= About this exercise =
Go through the records below and return each line that has "deterministic" in it.

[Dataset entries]
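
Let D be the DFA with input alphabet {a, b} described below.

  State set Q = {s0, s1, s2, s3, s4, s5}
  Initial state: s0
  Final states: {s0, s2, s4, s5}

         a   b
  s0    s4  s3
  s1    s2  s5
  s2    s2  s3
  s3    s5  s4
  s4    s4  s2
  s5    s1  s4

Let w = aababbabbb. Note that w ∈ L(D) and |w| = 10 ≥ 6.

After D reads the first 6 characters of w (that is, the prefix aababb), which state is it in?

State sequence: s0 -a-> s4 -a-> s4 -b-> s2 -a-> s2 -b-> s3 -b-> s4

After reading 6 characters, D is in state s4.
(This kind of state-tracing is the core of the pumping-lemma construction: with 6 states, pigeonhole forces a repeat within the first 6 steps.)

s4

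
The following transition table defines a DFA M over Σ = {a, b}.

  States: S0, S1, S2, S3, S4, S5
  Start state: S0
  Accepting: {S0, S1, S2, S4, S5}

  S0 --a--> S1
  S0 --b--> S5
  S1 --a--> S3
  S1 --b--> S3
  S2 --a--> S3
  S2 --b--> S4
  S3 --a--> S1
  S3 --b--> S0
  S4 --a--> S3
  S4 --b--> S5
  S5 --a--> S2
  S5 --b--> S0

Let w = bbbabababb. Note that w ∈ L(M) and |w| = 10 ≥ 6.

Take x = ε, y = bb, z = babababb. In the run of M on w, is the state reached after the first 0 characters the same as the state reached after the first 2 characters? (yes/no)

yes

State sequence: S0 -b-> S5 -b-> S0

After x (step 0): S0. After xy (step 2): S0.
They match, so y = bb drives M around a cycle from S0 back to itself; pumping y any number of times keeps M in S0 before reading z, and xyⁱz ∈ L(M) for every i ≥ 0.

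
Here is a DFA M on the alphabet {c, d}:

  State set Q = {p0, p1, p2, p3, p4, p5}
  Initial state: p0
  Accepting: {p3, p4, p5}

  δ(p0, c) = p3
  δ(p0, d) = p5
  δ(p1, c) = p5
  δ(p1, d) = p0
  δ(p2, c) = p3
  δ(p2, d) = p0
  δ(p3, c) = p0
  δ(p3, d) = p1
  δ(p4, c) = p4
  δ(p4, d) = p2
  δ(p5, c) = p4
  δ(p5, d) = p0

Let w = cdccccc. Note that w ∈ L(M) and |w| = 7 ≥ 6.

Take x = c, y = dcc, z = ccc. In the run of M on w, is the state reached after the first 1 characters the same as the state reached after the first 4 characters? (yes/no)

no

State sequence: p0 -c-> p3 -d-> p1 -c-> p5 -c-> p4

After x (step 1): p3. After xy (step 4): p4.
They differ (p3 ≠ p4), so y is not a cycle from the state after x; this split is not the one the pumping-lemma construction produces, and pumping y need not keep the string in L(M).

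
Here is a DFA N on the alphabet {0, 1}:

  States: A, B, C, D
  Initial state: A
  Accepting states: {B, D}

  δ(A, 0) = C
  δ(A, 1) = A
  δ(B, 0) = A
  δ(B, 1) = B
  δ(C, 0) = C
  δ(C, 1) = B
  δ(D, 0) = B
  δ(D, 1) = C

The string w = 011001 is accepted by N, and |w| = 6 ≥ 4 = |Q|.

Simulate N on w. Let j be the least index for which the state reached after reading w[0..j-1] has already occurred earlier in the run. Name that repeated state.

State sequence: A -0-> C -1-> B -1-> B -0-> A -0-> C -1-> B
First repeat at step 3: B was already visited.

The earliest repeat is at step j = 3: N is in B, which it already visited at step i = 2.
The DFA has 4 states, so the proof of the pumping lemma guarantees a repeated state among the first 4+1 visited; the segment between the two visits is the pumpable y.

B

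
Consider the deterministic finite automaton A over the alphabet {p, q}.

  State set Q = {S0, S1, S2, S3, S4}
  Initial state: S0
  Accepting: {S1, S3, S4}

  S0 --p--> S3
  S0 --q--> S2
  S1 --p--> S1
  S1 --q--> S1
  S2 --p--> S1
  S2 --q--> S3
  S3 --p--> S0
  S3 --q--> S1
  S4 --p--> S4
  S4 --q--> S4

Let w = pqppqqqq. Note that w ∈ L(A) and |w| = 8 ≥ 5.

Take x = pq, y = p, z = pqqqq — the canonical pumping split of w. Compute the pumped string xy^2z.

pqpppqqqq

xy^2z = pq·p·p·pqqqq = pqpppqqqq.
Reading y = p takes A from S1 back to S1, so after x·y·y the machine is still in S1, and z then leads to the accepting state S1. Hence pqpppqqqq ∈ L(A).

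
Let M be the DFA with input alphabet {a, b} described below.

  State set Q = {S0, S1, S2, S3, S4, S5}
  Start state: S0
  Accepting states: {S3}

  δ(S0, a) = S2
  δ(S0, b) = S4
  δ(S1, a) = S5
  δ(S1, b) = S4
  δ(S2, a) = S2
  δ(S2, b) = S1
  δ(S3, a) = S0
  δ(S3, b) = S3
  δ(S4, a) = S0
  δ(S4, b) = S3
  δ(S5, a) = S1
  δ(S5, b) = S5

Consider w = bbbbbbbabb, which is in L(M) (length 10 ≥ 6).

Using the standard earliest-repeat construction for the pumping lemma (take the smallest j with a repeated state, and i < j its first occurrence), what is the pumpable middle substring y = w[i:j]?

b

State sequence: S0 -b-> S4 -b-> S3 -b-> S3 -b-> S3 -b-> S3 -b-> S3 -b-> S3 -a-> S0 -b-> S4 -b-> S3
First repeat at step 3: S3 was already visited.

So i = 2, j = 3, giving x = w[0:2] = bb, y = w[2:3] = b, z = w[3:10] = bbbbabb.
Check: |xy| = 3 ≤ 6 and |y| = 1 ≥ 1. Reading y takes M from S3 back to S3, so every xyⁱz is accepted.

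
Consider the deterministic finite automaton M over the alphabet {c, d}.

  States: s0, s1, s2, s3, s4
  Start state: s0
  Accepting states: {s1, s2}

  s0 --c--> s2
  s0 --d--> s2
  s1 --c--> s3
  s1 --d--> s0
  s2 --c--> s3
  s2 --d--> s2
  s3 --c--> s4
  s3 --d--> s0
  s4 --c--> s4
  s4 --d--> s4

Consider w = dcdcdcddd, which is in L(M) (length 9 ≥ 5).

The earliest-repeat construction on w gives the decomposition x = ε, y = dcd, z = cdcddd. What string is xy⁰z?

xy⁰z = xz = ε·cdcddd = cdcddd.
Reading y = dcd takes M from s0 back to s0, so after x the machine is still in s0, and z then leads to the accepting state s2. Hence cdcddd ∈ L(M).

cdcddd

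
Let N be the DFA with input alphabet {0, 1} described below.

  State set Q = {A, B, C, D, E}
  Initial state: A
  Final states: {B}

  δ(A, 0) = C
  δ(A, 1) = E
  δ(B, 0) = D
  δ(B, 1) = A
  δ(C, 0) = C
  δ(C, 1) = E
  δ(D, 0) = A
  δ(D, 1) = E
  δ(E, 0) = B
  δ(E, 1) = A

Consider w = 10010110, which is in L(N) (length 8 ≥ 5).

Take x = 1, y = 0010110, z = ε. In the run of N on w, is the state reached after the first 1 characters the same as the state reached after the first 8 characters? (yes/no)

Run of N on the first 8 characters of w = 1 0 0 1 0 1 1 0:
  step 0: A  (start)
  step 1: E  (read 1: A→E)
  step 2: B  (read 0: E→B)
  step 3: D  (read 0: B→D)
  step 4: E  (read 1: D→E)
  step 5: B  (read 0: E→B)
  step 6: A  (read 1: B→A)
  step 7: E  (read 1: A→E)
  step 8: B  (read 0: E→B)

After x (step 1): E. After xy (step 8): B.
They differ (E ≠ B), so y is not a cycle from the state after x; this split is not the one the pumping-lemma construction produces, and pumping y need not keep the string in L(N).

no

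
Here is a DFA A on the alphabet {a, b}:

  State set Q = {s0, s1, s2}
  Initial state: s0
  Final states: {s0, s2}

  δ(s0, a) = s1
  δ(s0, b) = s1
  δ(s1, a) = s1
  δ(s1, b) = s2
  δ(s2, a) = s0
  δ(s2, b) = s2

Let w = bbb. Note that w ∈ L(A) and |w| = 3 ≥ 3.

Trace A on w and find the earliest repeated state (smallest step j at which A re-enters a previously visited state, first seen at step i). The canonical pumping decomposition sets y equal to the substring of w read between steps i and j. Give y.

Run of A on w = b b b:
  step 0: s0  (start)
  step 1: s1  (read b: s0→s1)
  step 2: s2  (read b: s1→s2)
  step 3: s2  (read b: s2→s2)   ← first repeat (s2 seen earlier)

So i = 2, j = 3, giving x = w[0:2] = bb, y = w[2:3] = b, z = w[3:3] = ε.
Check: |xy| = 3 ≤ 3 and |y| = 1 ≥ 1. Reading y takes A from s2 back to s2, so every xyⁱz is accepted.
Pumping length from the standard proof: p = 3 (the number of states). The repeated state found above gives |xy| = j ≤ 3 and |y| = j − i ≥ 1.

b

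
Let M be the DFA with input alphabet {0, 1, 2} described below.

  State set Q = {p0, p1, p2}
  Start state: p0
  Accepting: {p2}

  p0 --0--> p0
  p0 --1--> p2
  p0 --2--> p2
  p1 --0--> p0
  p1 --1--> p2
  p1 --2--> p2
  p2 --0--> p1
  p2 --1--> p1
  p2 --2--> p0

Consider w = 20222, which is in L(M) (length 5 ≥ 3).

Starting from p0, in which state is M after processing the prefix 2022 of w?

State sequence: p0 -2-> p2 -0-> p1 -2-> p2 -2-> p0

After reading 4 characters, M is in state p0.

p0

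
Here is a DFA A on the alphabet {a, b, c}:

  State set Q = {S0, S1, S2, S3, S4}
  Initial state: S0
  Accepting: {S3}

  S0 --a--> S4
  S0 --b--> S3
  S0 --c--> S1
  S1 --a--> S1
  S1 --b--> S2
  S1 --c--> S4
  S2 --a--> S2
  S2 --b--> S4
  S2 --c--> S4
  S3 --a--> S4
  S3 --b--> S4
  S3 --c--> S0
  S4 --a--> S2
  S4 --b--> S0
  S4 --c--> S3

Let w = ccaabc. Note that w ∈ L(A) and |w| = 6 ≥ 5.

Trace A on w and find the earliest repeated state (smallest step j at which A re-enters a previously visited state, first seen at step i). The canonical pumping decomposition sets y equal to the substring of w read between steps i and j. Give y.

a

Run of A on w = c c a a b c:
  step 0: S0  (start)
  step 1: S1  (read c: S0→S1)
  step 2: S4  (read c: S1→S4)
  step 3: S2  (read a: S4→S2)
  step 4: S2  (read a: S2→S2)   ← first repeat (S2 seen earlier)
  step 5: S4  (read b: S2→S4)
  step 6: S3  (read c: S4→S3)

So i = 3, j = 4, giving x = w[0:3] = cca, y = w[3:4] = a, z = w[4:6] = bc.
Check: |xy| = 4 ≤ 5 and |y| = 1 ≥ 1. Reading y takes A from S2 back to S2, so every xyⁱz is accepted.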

* * *

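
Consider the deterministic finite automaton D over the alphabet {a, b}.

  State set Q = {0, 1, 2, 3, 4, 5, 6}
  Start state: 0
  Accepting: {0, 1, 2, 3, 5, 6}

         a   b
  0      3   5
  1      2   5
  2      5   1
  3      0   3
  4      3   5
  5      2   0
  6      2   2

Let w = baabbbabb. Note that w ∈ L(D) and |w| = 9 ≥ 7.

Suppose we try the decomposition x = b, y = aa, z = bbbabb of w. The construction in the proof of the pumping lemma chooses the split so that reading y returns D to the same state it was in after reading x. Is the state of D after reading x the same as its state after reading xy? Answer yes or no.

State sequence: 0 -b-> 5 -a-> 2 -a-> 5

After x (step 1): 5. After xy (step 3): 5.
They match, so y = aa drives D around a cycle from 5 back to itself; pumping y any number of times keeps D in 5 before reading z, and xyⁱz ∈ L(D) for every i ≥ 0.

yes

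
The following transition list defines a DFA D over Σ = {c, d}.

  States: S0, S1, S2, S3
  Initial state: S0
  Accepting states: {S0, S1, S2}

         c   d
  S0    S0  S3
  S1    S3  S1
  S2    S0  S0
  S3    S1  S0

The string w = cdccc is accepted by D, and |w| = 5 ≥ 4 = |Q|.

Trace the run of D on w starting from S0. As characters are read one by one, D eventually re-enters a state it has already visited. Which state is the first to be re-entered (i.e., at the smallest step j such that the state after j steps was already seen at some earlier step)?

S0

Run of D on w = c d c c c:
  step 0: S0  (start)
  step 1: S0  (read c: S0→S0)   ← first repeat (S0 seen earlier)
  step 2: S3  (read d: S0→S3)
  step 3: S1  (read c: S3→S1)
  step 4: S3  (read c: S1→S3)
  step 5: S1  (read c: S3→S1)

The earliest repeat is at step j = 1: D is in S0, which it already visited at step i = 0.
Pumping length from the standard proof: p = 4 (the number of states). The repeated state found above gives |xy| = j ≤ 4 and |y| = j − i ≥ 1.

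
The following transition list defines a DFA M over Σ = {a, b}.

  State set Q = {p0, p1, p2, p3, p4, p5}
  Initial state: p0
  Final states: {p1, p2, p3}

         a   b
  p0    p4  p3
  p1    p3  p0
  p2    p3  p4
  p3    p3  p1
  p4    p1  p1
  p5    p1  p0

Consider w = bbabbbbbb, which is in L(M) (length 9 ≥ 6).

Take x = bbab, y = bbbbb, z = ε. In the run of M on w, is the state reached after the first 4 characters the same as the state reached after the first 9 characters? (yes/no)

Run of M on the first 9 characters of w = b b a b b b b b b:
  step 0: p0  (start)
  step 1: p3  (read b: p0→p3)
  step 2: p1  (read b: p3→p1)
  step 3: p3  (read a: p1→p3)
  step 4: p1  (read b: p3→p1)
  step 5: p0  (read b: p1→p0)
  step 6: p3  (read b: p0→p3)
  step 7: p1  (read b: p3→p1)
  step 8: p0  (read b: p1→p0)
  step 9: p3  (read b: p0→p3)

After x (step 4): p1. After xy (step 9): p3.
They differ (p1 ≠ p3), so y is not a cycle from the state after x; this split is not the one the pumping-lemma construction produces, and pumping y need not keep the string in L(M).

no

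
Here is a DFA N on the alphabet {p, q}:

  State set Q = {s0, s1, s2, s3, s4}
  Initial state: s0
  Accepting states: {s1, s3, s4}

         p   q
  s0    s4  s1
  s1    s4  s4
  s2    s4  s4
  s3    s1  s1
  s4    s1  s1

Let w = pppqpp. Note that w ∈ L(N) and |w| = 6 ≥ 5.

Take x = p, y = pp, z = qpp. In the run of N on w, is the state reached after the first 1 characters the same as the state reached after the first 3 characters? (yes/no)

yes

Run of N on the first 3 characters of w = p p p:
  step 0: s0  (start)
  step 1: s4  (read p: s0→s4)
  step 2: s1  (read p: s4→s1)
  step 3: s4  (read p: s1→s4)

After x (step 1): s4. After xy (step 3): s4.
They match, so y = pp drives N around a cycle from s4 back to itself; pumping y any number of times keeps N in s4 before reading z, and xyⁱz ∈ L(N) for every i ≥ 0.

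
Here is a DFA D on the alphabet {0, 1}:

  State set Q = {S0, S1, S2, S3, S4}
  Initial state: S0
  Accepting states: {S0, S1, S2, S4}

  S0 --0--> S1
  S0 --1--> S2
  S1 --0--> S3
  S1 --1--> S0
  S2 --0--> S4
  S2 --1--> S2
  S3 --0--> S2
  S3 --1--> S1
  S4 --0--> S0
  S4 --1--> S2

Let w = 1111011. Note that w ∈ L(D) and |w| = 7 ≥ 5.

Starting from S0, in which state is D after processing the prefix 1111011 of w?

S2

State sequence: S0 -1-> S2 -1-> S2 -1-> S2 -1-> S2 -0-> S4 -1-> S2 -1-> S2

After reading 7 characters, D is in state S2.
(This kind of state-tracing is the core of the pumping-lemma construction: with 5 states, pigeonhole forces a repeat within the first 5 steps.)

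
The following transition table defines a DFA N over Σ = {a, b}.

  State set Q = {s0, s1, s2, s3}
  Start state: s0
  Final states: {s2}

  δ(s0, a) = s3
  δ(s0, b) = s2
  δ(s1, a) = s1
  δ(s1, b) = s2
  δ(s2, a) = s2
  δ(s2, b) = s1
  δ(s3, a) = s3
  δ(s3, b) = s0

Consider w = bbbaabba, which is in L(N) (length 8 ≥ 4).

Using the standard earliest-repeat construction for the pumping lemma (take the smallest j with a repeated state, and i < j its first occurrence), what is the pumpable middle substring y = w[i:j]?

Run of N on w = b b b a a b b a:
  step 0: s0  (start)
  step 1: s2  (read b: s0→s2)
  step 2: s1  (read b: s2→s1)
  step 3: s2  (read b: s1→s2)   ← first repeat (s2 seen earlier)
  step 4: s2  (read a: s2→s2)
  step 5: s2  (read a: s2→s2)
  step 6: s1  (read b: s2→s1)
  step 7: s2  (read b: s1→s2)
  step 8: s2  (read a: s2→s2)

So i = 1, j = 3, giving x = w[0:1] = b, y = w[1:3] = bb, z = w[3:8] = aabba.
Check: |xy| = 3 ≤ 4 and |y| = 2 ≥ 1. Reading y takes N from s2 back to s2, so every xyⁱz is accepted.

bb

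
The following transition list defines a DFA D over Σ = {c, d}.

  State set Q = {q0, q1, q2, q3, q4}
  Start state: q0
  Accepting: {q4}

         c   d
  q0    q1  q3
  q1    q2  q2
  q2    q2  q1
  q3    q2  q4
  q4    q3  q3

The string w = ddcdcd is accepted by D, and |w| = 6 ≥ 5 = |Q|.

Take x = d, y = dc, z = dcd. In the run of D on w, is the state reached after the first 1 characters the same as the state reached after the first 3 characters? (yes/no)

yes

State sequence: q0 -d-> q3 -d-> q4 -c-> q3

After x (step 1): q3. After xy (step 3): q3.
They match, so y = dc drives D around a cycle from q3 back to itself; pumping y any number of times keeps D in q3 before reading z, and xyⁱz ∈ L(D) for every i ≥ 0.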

= Exercise response =
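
Consider the deterministic finite automaton A over the alphabet {p, q}.
Consider the deterministic finite automaton M over the alphabet {c, d}.
Consider the deterministic finite automaton D over the alphabet {a, b}.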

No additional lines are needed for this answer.